» **Activity**
Could you write out all the records once more, exactly?

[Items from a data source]
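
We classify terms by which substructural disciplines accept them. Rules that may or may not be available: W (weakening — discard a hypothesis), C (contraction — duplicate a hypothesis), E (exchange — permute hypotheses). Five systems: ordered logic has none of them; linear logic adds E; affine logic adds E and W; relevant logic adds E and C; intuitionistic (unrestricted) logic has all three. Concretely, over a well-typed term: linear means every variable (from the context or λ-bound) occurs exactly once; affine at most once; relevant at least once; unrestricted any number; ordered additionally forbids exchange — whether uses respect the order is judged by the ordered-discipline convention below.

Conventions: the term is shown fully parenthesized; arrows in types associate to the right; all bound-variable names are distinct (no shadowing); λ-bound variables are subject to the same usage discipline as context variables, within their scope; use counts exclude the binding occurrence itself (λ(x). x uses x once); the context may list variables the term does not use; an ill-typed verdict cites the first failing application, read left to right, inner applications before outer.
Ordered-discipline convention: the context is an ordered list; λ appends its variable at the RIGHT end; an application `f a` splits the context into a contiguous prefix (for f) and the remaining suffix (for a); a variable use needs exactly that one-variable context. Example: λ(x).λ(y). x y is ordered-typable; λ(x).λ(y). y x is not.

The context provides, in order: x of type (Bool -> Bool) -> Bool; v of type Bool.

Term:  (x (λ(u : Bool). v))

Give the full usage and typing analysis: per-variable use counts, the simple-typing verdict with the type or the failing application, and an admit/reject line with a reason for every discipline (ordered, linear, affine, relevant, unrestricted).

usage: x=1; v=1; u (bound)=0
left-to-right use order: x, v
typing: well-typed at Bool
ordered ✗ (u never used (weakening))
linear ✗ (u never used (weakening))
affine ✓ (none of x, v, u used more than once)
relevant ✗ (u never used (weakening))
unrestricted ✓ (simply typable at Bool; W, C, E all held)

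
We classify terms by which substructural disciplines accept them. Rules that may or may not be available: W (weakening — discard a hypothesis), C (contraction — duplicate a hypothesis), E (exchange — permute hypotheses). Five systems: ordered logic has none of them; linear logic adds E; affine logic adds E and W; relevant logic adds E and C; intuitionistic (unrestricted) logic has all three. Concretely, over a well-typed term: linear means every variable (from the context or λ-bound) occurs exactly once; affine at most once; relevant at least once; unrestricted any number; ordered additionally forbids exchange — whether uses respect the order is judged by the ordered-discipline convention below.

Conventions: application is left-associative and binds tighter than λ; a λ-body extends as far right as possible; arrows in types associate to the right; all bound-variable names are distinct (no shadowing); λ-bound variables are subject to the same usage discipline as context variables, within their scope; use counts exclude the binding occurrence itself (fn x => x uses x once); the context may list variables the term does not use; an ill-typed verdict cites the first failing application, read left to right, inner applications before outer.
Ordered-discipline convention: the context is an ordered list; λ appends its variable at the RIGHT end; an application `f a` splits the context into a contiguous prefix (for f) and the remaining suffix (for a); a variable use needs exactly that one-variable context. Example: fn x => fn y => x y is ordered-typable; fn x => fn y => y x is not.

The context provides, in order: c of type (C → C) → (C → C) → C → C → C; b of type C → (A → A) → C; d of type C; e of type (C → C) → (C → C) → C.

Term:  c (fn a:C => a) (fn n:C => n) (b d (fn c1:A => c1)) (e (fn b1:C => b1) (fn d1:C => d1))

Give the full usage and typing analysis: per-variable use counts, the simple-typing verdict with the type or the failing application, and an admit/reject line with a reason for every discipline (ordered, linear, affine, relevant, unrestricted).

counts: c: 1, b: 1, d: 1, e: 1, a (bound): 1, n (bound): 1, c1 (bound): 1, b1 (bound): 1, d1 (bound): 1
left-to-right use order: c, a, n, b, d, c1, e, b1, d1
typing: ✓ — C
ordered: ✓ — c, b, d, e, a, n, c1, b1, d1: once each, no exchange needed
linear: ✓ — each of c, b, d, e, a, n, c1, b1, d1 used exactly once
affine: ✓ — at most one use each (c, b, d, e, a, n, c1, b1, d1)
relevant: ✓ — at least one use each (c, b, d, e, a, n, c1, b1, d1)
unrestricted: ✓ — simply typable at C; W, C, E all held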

» **Answer to this task**
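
We classify terms by which substructural disciplines accept them. Rules that may or may not be available: W (weakening — discard a hypothesis), C (contraction — duplicate a hypothesis), E (exchange — permute hypotheses). Five systems: ordered logic has none of them; linear logic adds E; affine logic adds E and W; relevant logic adds E and C; intuitionistic (unrestricted) logic has all three. Concretely, over a well-typed term: linear means every variable (from the context or λ-bound) occurs exactly once; affine at most once; relevant at least once; unrestricted any number; ordered additionally forbids exchange — whether uses respect the order is judged by the ordered-discipline convention below.

Conventions: the term is shown fully parenthesized; arrows in types associate to the right; all bound-variable names are distinct (no shadowing); λ-bound variables are subject to the same usage discipline as context variables, within their scope; use counts exclude the binding occurrence itself (λ(x). x uses x once); the context may list variables the term does not use; an ill-typed verdict cites the first failing application, read left to right, inner applications before outer.
Ordered-discipline convention: the context is an ordered list; λ appends its variable at the RIGHT end; an application `f a` splits the context into a contiguous prefix (for f) and the remaining suffix (for a); a variable use needs exactly that one-variable context. Example: λ(x).λ(y). x y is ordered-typable; λ(x).λ(y). y x is not.

The context provides, in order: x of type (Bool -> Bool) -> Bool; v of type Bool.

Term:  (x (λ(u : Bool). v))

Give the full usage and typing analysis: per-variable use counts, the simple-typing verdict with the type or the failing application, and an admit/reject line with a reason for every discipline (ordered, linear, affine, relevant, unrestricted).

usage: x=1; v=1; u (bound)=0
left-to-right use order: x, v
typing: well-typed at Bool
ordered ✗ (u never used (weakening))
linear ✗ (u never used (weakening))
affine ✓ (none of x, v, u used more than once)
relevant ✗ (u never used (weakening))
unrestricted ✓ (simply typable at Bool; W, C, E all held)

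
We classify terms by which substructural disciplines accept them. Rules that may or may not be available: W (weakening — discard a hypothesis), C (contraction — duplicate a hypothesis), E (exchange — permute hypotheses). Five systems: ordered logic has none of them; linear logic adds E; affine logic adds E and W; relevant logic adds E and C; intuitionistic (unrestricted) logic has all three. Concretely, over a well-typed term: linear means every variable (from the context or λ-bound) occurs exactly once; affine at most once; relevant at least once; unrestricted any number; ordered additionally forbids exchange — whether uses respect the order is judged by the ordered-discipline convention below.

Conventions: application is left-associative and binds tighter than λ; a λ-body extends as far right as possible; arrows in types associate to the right; all bound-variable names are distinct (no shadowing); λ-bound variables are subject to the same usage discipline as context variables, within their scope; use counts exclude the binding occurrence itself (fn x => x uses x once); the context may list variables the term does not use; an ill-typed verdict cites the first failing application, read left to right, inner applications before outer.
Ordered-discipline convention: the context is an ordered list; λ appends its variable at the RIGHT end; an application `f a` splits the context into a contiguous prefix (for f) and the remaining suffix (for a); a variable use needs exactly that one-variable context. Example: fn x => fn y => x y is ordered-typable; fn x => fn y => y x is not.

The context provides, in order: c of type (C → C) → (C → C) → C → C → C; b of type C → (A → A) → C; d of type C; e of type (C → C) → (C → C) → C.

Term:  c (fn a:C => a) (fn n:C => n) (b d (fn c1:A => c1)) (e (fn b1:C => b1) (fn d1:C => d1))

Give the full usage and typing analysis: per-variable use counts, the simple-typing verdict with the type or the failing application, and an admit/reject line with a reason for every discipline (ordered, linear, affine, relevant, unrestricted).

counts: c: 1, b: 1, d: 1, e: 1, a (bound): 1, n (bound): 1, c1 (bound): 1, b1 (bound): 1, d1 (bound): 1
left-to-right use order: c, a, n, b, d, c1, e, b1, d1
typing: ✓ — C
ordered: ✓ — c, b, d, e, a, n, c1, b1, d1: once each, no exchange needed
linear: ✓ — each of c, b, d, e, a, n, c1, b1, d1 used exactly once
affine: ✓ — at most one use each (c, b, d, e, a, n, c1, b1, d1)
relevant: ✓ — at least one use each (c, b, d, e, a, n, c1, b1, d1)
unrestricted: ✓ — simply typable at C; W, C, E all held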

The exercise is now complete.